= Task =
Under this line are the records; write out word for word the part that begins at the line containing "(2) Word-Final Devoicing: A" and ends at the line containing "(5) Degemination: Whenever", and no more.

= Records for this exercise =
◆ ◆ ◆
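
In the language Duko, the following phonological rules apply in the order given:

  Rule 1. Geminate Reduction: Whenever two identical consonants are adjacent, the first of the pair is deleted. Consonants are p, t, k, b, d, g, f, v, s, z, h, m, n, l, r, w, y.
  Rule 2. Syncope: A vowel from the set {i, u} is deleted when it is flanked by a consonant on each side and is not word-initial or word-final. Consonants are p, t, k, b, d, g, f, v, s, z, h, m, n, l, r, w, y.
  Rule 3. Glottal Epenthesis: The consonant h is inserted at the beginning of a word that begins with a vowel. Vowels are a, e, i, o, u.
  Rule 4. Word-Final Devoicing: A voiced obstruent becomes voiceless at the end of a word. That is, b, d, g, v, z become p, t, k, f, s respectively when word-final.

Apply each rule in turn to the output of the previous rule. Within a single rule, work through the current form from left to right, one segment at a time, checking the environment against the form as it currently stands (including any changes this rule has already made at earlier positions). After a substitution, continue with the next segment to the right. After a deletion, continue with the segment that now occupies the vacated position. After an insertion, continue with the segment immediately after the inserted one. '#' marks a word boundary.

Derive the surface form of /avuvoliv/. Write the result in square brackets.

[havvolf]

Rule 1 Geminate Reduction: no change — [avuvoliv]
Rule 2 Syncope: [avuvoliv] → [avvolv]
Rule 3 Glottal Epenthesis: [avvolv] → [havvolv]
Rule 4 Word-Final Devoicing: [havvolv] → [havvolf]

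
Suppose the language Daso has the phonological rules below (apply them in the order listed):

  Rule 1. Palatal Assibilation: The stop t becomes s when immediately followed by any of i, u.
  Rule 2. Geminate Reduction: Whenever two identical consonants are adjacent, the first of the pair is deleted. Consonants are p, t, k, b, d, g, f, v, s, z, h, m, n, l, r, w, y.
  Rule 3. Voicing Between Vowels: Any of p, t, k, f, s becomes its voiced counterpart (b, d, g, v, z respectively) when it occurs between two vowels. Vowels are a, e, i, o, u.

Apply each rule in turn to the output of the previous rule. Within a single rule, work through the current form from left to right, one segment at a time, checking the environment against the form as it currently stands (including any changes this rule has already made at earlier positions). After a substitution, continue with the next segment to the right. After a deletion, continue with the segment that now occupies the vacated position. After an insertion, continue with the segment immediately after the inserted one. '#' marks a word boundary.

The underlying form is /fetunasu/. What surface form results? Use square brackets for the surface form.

Rule 1 Palatal Assibilation: [fetunasu] → [fesunasu]
Rule 2 Geminate Reduction: no change — [fesunasu]
Rule 3 Voicing Between Vowels: [fesunasu] → [fezunazu]

[fezunazu]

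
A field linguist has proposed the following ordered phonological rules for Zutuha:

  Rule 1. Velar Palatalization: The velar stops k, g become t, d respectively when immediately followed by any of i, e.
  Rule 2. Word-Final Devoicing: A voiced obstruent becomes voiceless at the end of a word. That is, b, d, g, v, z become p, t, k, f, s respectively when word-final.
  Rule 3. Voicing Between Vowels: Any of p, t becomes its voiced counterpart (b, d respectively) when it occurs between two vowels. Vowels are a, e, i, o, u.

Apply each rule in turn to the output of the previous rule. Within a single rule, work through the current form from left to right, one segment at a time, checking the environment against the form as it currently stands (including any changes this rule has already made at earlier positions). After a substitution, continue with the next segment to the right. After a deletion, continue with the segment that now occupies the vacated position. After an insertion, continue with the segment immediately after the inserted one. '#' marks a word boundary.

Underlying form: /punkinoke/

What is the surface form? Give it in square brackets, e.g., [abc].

Rule 1 Velar Palatalization: [punkinoke] → [puntinote]
Rule 2 Word-Final Devoicing: no change — [puntinote]
Rule 3 Voicing Between Vowels: [puntinote] → [puntinode]

[puntinode]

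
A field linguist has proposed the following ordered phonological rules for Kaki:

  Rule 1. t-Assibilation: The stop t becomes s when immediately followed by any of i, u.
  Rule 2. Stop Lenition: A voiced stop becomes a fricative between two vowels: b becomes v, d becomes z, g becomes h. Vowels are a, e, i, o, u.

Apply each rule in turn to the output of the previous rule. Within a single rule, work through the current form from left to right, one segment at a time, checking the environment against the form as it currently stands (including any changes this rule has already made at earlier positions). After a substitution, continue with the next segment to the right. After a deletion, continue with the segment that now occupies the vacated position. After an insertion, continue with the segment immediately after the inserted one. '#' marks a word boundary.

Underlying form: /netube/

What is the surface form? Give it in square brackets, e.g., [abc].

[nesuve]

Rule 1 t-Assibilation: [netube] → [nesube]
Rule 2 Stop Lenition: [nesube] → [nesuve]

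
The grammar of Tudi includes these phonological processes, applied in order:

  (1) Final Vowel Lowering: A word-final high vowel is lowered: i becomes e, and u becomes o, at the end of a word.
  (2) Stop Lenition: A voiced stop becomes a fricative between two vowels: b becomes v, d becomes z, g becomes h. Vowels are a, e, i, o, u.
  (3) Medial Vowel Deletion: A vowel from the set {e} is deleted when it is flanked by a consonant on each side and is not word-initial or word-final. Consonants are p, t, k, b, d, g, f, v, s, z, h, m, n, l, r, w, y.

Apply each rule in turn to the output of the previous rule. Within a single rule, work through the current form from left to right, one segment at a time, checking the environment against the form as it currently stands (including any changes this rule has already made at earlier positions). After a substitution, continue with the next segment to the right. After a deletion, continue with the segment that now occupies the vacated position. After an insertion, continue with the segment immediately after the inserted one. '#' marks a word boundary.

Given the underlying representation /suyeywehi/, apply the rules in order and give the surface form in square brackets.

[suyywhe]

(1) Final Vowel Lowering: [suyeywehi] → [suyeywehe]
(2) Stop Lenition: no change — [suyeywehe]
(3) Medial Vowel Deletion: [suyeywehe] → [suyywhe]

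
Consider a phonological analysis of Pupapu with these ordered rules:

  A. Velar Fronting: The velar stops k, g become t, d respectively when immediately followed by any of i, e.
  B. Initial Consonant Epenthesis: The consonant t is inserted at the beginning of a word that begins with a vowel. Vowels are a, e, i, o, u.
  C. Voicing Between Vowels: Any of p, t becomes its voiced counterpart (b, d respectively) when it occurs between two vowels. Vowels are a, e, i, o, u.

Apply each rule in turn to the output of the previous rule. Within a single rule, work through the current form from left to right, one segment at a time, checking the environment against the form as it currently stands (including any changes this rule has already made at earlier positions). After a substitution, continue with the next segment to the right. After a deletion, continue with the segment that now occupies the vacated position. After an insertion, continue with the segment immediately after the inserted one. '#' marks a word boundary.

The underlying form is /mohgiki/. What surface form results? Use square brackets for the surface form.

[mohdidi]

A Velar Fronting: [mohgiki] → [mohditi]
B Initial Consonant Epenthesis: no change — [mohditi]
C Voicing Between Vowels: [mohditi] → [mohdidi]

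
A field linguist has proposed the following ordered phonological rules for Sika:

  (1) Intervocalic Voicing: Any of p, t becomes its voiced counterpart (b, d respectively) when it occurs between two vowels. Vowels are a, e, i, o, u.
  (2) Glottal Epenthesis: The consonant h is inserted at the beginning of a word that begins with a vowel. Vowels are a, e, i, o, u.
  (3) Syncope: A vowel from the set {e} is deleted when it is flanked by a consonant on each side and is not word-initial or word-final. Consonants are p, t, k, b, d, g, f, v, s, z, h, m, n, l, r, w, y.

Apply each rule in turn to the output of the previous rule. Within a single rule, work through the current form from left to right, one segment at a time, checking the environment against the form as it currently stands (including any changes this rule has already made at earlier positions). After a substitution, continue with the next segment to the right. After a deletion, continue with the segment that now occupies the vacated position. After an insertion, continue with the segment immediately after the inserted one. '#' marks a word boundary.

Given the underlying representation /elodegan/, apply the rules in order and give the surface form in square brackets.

[hlodgan]

(1) Intervocalic Voicing: no change — [elodegan]
(2) Glottal Epenthesis: [elodegan] → [helodegan]
(3) Syncope: [helodegan] → [hlodgan]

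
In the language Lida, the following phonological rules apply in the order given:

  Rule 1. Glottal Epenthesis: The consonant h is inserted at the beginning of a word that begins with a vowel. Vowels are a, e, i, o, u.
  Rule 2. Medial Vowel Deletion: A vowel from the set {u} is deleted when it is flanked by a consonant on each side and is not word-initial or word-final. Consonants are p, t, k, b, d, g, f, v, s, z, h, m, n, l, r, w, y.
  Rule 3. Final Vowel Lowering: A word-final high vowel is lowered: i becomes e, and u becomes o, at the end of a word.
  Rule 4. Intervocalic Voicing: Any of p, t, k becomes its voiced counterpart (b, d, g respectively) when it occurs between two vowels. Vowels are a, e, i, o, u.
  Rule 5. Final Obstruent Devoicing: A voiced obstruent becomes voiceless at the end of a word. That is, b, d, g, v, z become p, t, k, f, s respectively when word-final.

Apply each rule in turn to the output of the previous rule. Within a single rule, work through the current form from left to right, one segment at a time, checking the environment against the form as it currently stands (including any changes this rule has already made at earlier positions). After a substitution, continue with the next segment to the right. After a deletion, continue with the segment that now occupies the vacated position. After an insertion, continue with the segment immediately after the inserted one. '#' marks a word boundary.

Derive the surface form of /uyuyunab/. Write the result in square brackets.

Rule 1 Glottal Epenthesis: [uyuyunab] → [huyuyunab]
Rule 2 Medial Vowel Deletion: [huyuyunab] → [hyynab]
Rule 3 Final Vowel Lowering: no change — [hyynab]
Rule 4 Intervocalic Voicing: no change — [hyynab]
Rule 5 Final Obstruent Devoicing: [hyynab] → [hyynap]

[hyynap]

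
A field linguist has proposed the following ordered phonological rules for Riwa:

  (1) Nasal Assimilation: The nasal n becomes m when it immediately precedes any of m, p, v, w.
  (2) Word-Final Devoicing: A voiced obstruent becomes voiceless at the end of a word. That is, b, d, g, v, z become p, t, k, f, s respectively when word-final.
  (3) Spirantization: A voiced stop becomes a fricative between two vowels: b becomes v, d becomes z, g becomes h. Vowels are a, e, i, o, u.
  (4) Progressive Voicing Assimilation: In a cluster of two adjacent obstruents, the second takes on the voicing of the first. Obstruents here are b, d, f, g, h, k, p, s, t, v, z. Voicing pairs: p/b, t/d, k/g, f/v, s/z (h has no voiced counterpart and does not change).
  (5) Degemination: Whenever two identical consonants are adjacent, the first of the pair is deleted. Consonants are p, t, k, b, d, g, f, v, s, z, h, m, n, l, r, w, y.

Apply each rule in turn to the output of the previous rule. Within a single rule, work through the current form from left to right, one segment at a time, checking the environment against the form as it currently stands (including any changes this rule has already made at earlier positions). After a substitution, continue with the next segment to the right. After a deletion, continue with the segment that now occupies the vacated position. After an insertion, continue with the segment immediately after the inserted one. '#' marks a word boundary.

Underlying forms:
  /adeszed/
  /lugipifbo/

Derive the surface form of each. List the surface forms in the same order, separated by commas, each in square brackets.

[azeset], [luhipifpo]

/adeszed/:
  (1) Nasal Assimilation: no change — [adeszed]
  (2) Word-Final Devoicing: [adeszed] → [adeszet]
  (3) Spirantization: [adeszet] → [azeszet]
  (4) Progressive Voicing Assimilation: [azeszet] → [azesset]
  (5) Degemination: [azesset] → [azeset]
/lugipifbo/:
  (1) Nasal Assimilation: no change — [lugipifbo]
  (2) Word-Final Devoicing: no change — [lugipifbo]
  (3) Spirantization: [lugipifbo] → [luhipifbo]
  (4) Progressive Voicing Assimilation: [luhipifbo] → [luhipifpo]
  (5) Degemination: no change — [luhipifpo]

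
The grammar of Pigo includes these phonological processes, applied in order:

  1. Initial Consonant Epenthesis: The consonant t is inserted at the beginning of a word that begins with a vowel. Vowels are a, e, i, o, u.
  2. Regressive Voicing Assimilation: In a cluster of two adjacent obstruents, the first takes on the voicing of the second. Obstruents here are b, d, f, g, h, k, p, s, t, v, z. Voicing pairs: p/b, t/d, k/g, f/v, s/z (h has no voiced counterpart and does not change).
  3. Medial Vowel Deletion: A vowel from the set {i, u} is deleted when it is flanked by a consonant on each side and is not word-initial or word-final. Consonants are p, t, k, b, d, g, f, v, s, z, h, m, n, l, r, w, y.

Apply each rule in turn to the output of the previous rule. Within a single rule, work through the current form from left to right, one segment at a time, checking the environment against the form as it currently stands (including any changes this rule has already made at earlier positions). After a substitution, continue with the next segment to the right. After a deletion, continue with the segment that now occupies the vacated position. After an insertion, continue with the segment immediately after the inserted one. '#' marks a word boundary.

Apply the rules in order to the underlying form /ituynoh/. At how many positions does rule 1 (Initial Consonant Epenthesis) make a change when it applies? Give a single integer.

1

1 Initial Consonant Epenthesis: [ituynoh] → [tituynoh]
2 Regressive Voicing Assimilation: no change — [tituynoh]
3 Medial Vowel Deletion: [tituynoh] → [ttynoh]
Rule 1 changed 1 position(s).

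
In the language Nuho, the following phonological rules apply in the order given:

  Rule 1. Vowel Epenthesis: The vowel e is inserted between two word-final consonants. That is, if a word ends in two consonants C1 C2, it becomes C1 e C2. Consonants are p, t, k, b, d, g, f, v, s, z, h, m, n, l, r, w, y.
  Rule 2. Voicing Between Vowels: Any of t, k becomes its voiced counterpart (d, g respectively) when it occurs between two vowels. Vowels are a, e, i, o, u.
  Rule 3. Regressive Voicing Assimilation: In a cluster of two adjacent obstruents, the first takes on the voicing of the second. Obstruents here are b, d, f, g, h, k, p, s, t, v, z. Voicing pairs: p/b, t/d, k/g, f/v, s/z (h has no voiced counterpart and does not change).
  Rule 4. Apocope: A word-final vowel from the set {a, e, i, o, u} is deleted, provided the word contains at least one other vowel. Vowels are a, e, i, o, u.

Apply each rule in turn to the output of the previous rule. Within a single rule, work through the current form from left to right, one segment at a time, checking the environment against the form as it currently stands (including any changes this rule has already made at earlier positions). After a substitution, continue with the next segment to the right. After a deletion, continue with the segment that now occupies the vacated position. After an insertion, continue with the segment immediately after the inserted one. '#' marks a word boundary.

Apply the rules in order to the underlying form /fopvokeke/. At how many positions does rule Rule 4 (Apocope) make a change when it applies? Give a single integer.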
◆ ◆ ◆
= Result for this task =
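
  (2) Word-Final Devoicing: A voiced obstruent becomes voiceless at the end of a word. That is, b, d, g, v, z become p, t, k, f, s respectively when word-final.
  (3) Spirantization: A voiced stop becomes a fricative between two vowels: b becomes v, d becomes z, g becomes h. Vowels are a, e, i, o, u.
  (4) Progressive Voicing Assimilation: In a cluster of two adjacent obstruents, the second takes on the voicing of the first. Obstruents here are b, d, f, g, h, k, p, s, t, v, z. Voicing pairs: p/b, t/d, k/g, f/v, s/z (h has no voiced counterpart and does not change).
  (5) Degemination: Whenever two identical consonants are adjacent, the first of the pair is deleted. Consonants are p, t, k, b, d, g, f, v, s, z, h, m, n, l, r, w, y.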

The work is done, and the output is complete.